Supplied entries Block Start

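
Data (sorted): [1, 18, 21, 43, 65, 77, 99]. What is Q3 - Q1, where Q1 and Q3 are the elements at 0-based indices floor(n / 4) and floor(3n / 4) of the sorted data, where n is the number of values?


The data has n = 7 elements.
Q1 index = floor(7 / 4) = floor(1.75) = 1; Q3 index = floor(3 * 7 / 4) = floor(5.25) = 5
Q1 = element at index 1 = 18
Q3 = element at index 5 = 77
IQR = 77 - 18 = 59
Final answer: 59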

Supplied entries Block End

Exercise: With no word changed, write the entries out once more.

Solution to the problem:
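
Data (sorted): [1, 18, 21, 43, 65, 77, 99]. What is Q3 - Q1, where Q1 and Q3 are the elements at 0-based indices floor(n / 4) and floor(3n / 4) of the sorted data, where n is the number of values?


The data has n = 7 elements.
Q1 index = floor(7 / 4) = floor(1.75) = 1; Q3 index = floor(3 * 7 / 4) = floor(5.25) = 5
Q1 = element at index 1 = 18
Q3 = element at index 5 = 77
IQR = 77 - 18 = 59
Final answer: 59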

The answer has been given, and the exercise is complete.